__Task instructions__:
Copy the records exactly. Every line must match.

__Available records__:
--------
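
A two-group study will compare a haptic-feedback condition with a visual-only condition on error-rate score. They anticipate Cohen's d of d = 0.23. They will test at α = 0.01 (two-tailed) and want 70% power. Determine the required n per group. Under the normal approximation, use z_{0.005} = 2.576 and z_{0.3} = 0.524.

n = 364 per group

For two independent groups with equal n: n = 2·((z_{α/2} + z_β) / d)².
z_{α/2} + z_β = 2.576 + 0.524 = 3.100.
n = 2 × (3.100 / 0.23)² = 2 × 13.478² = 2 × 181.66 = 363.3.
Round up to the next whole participant.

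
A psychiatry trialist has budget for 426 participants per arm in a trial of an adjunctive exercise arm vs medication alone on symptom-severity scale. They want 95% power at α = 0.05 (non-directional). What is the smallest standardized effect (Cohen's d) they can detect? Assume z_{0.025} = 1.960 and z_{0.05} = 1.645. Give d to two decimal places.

d_min ≈ 0.25

For two independent groups of n = 426 each: d_min = (z_{α/2} + z_β)·√(2/n).
z-sum = 1.960 + 1.645 = 3.605.
d_min = 3.605 × √(2/426) = 3.605 × 0.0685 = 0.247.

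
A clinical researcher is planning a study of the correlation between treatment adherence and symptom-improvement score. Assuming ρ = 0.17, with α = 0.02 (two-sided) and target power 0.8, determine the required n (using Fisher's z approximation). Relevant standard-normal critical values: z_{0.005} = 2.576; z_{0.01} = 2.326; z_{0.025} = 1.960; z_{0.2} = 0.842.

Fisher's z: C = ½·ln((1+r)/(1−r)) = ½·ln(1.4096) = 0.1717.
n = ((z_{α/2} + z_β)/C)² + 3.
(2.326 + 0.842) / 0.1717 = 3.168 / 0.1717 = 18.451.
n = 18.451² + 3 = 340.43 + 3 = 343.4.
Round up.

n = 344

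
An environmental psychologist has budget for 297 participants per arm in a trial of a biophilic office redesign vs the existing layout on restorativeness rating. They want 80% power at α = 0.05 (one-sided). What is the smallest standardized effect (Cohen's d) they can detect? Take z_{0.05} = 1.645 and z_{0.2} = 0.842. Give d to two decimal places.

d_min ≈ 0.20

For two independent groups of n = 297 each: d_min = (z_{α} + z_β)·√(2/n).
z-sum = 1.645 + 0.842 = 2.487.
d_min = 2.487 × √(2/297) = 2.487 × 0.0821 = 0.204.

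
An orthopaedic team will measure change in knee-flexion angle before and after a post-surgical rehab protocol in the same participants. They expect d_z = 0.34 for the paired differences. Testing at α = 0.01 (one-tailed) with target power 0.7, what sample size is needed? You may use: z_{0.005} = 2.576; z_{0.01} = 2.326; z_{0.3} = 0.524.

n = 71 pairs

For a paired (one-sample on differences) test: n = ((z_{α} + z_β) / d)².
z_{α} + z_β = 2.326 + 0.524 = 2.850.
n = (2.850 / 0.34)² = 8.382² = 70.26.
Round up.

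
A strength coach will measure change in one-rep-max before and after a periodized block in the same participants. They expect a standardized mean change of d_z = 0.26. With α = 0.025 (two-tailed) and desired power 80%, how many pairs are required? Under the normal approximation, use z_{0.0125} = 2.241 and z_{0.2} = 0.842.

n = 141 pairs

For a paired (one-sample on differences) test: n = ((z_{α/2} + z_β) / d)².
z_{α/2} + z_β = 2.241 + 0.842 = 3.083.
n = (3.083 / 0.26)² = 11.858² = 140.60.
Round up.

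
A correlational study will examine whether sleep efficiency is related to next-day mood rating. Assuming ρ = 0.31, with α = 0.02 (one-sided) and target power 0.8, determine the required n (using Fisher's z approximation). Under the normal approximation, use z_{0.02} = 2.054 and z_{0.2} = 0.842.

Fisher's z: C = ½·ln((1+r)/(1−r)) = ½·ln(1.8986) = 0.3205.
n = ((z_{α} + z_β)/C)² + 3.
(2.054 + 0.842) / 0.3205 = 2.896 / 0.3205 = 9.036.
n = 9.036² + 3 = 81.65 + 3 = 84.6.
Round up.

n = 85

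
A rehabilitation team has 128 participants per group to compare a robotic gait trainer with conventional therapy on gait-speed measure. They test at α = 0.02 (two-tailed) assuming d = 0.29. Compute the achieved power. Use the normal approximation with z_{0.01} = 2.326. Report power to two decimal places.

For two equal groups, power = Φ(d·√(n/2) − z_{α/2}).
d·√(n/2) = 0.29 × √(128/2) = 0.29 × 8.000 = 2.320.
z_β = 2.320 − 2.326 = -0.006.
Power = Φ(-0.006) = 0.498.

power ≈ 0.50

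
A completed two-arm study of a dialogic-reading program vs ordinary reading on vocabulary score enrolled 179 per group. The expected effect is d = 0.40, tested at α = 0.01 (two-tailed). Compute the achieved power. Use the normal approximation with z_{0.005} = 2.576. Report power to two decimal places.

For two equal groups, power = Φ(d·√(n/2) − z_{α/2}).
d·√(n/2) = 0.40 × √(179/2) = 0.40 × 9.460 = 3.784.
z_β = 3.784 − 2.576 = 1.208.
Power = Φ(1.208) = 0.887.

power ≈ 0.89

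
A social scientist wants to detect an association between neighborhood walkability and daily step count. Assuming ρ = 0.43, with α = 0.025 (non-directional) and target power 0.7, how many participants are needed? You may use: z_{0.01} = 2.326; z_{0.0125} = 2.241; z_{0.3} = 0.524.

n = 40

Fisher's z: C = ½·ln((1+r)/(1−r)) = ½·ln(2.5088) = 0.4599.
n = ((z_{α/2} + z_β)/C)² + 3.
(2.241 + 0.524) / 0.4599 = 2.765 / 0.4599 = 6.012.
n = 6.012² + 3 = 36.15 + 3 = 39.1.
Round up.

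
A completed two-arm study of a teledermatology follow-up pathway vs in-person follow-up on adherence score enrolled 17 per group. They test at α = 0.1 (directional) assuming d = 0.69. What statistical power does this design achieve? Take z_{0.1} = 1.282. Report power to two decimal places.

power ≈ 0.77

For two equal groups, power = Φ(d·√(n/2) − z_{α}).
d·√(n/2) = 0.69 × √(17/2) = 0.69 × 2.915 = 2.012.
z_β = 2.012 − 1.282 = 0.730.
Power = Φ(0.730) = 0.767.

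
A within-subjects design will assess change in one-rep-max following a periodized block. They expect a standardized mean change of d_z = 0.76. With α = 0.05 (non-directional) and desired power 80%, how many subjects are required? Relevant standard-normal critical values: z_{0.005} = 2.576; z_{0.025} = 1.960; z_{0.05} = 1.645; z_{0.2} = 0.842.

n = 14 pairs

For a paired (one-sample on differences) test: n = ((z_{α/2} + z_β) / d)².
z_{α/2} + z_β = 1.960 + 0.842 = 2.802.
n = (2.802 / 0.76)² = 3.687² = 13.59.
Round up.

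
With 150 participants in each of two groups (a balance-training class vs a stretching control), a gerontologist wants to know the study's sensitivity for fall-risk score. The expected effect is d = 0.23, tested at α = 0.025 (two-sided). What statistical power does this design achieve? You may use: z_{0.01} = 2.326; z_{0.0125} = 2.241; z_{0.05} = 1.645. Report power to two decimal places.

For two equal groups, power = Φ(d·√(n/2) − z_{α/2}).
d·√(n/2) = 0.23 × √(150/2) = 0.23 × 8.660 = 1.992.
z_β = 1.992 − 2.241 = -0.249.
Power = Φ(-0.249) = 0.402.

power ≈ 0.40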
--------
__Exercise result__:
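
A two-group study will compare a haptic-feedback condition with a visual-only condition on error-rate score. They anticipate Cohen's d of d = 0.23. They will test at α = 0.01 (two-tailed) and want 70% power. Determine the required n per group. Under the normal approximation, use z_{0.005} = 2.576 and z_{0.3} = 0.524.

n = 364 per group

For two independent groups with equal n: n = 2·((z_{α/2} + z_β) / d)².
z_{α/2} + z_β = 2.576 + 0.524 = 3.100.
n = 2 × (3.100 / 0.23)² = 2 × 13.478² = 2 × 181.66 = 363.3.
Round up to the next whole participant.

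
A psychiatry trialist has budget for 426 participants per arm in a trial of an adjunctive exercise arm vs medication alone on symptom-severity scale. They want 95% power at α = 0.05 (non-directional). What is the smallest standardized effect (Cohen's d) they can detect? Assume z_{0.025} = 1.960 and z_{0.05} = 1.645. Give d to two decimal places.

d_min ≈ 0.25

For two independent groups of n = 426 each: d_min = (z_{α/2} + z_β)·√(2/n).
z-sum = 1.960 + 1.645 = 3.605.
d_min = 3.605 × √(2/426) = 3.605 × 0.0685 = 0.247.

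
A clinical researcher is planning a study of the correlation between treatment adherence and symptom-improvement score. Assuming ρ = 0.17, with α = 0.02 (two-sided) and target power 0.8, determine the required n (using Fisher's z approximation). Relevant standard-normal critical values: z_{0.005} = 2.576; z_{0.01} = 2.326; z_{0.025} = 1.960; z_{0.2} = 0.842.

Fisher's z: C = ½·ln((1+r)/(1−r)) = ½·ln(1.4096) = 0.1717.
n = ((z_{α/2} + z_β)/C)² + 3.
(2.326 + 0.842) / 0.1717 = 3.168 / 0.1717 = 18.451.
n = 18.451² + 3 = 340.43 + 3 = 343.4.
Round up.

n = 344

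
An environmental psychologist has budget for 297 participants per arm in a trial of a biophilic office redesign vs the existing layout on restorativeness rating. They want 80% power at α = 0.05 (one-sided). What is the smallest standardized effect (Cohen's d) they can detect? Take z_{0.05} = 1.645 and z_{0.2} = 0.842. Give d to two decimal places.

d_min ≈ 0.20

For two independent groups of n = 297 each: d_min = (z_{α} + z_β)·√(2/n).
z-sum = 1.645 + 0.842 = 2.487.
d_min = 2.487 × √(2/297) = 2.487 × 0.0821 = 0.204.

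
An orthopaedic team will measure change in knee-flexion angle before and after a post-surgical rehab protocol in the same participants. They expect d_z = 0.34 for the paired differences. Testing at α = 0.01 (one-tailed) with target power 0.7, what sample size is needed? You may use: z_{0.005} = 2.576; z_{0.01} = 2.326; z_{0.3} = 0.524.

n = 71 pairs

For a paired (one-sample on differences) test: n = ((z_{α} + z_β) / d)².
z_{α} + z_β = 2.326 + 0.524 = 2.850.
n = (2.850 / 0.34)² = 8.382² = 70.26.
Round up.

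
A strength coach will measure change in one-rep-max before and after a periodized block in the same participants. They expect a standardized mean change of d_z = 0.26. With α = 0.025 (two-tailed) and desired power 80%, how many pairs are required? Under the normal approximation, use z_{0.0125} = 2.241 and z_{0.2} = 0.842.

n = 141 pairs

For a paired (one-sample on differences) test: n = ((z_{α/2} + z_β) / d)².
z_{α/2} + z_β = 2.241 + 0.842 = 3.083.
n = (3.083 / 0.26)² = 11.858² = 140.60.
Round up.

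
A correlational study will examine whether sleep efficiency is related to next-day mood rating. Assuming ρ = 0.31, with α = 0.02 (one-sided) and target power 0.8, determine the required n (using Fisher's z approximation). Under the normal approximation, use z_{0.02} = 2.054 and z_{0.2} = 0.842.

Fisher's z: C = ½·ln((1+r)/(1−r)) = ½·ln(1.8986) = 0.3205.
n = ((z_{α} + z_β)/C)² + 3.
(2.054 + 0.842) / 0.3205 = 2.896 / 0.3205 = 9.036.
n = 9.036² + 3 = 81.65 + 3 = 84.6.
Round up.

n = 85

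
A rehabilitation team has 128 participants per group to compare a robotic gait trainer with conventional therapy on gait-speed measure. They test at α = 0.02 (two-tailed) assuming d = 0.29. Compute the achieved power. Use the normal approximation with z_{0.01} = 2.326. Report power to two decimal places.

For two equal groups, power = Φ(d·√(n/2) − z_{α/2}).
d·√(n/2) = 0.29 × √(128/2) = 0.29 × 8.000 = 2.320.
z_β = 2.320 − 2.326 = -0.006.
Power = Φ(-0.006) = 0.498.

power ≈ 0.50

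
A completed two-arm study of a dialogic-reading program vs ordinary reading on vocabulary score enrolled 179 per group. The expected effect is d = 0.40, tested at α = 0.01 (two-tailed). Compute the achieved power. Use the normal approximation with z_{0.005} = 2.576. Report power to two decimal places.

For two equal groups, power = Φ(d·√(n/2) − z_{α/2}).
d·√(n/2) = 0.40 × √(179/2) = 0.40 × 9.460 = 3.784.
z_β = 3.784 − 2.576 = 1.208.
Power = Φ(1.208) = 0.887.

power ≈ 0.89

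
A social scientist wants to detect an association between neighborhood walkability and daily step count. Assuming ρ = 0.43, with α = 0.025 (non-directional) and target power 0.7, how many participants are needed? You may use: z_{0.01} = 2.326; z_{0.0125} = 2.241; z_{0.3} = 0.524.

n = 40

Fisher's z: C = ½·ln((1+r)/(1−r)) = ½·ln(2.5088) = 0.4599.
n = ((z_{α/2} + z_β)/C)² + 3.
(2.241 + 0.524) / 0.4599 = 2.765 / 0.4599 = 6.012.
n = 6.012² + 3 = 36.15 + 3 = 39.1.
Round up.

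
A completed two-arm study of a teledermatology follow-up pathway vs in-person follow-up on adherence score enrolled 17 per group. They test at α = 0.1 (directional) assuming d = 0.69. What statistical power does this design achieve? Take z_{0.1} = 1.282. Report power to two decimal places.

power ≈ 0.77

For two equal groups, power = Φ(d·√(n/2) − z_{α}).
d·√(n/2) = 0.69 × √(17/2) = 0.69 × 2.915 = 2.012.
z_β = 2.012 − 1.282 = 0.730.
Power = Φ(0.730) = 0.767.

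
A within-subjects design will assess change in one-rep-max following a periodized block. They expect a standardized mean change of d_z = 0.76. With α = 0.05 (non-directional) and desired power 80%, how many subjects are required? Relevant standard-normal critical values: z_{0.005} = 2.576; z_{0.025} = 1.960; z_{0.05} = 1.645; z_{0.2} = 0.842.

n = 14 pairs

For a paired (one-sample on differences) test: n = ((z_{α/2} + z_β) / d)².
z_{α/2} + z_β = 1.960 + 0.842 = 2.802.
n = (2.802 / 0.76)² = 3.687² = 13.59.
Round up.

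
With 150 participants in each of two groups (a balance-training class vs a stretching control), a gerontologist wants to know the study's sensitivity for fall-risk score. The expected effect is d = 0.23, tested at α = 0.025 (two-sided). What statistical power does this design achieve? You may use: z_{0.01} = 2.326; z_{0.0125} = 2.241; z_{0.05} = 1.645. Report power to two decimal places.

For two equal groups, power = Φ(d·√(n/2) − z_{α/2}).
d·√(n/2) = 0.23 × √(150/2) = 0.23 × 8.660 = 1.992.
z_β = 1.992 − 2.241 = -0.249.
Power = Φ(-0.249) = 0.402.

power ≈ 0.40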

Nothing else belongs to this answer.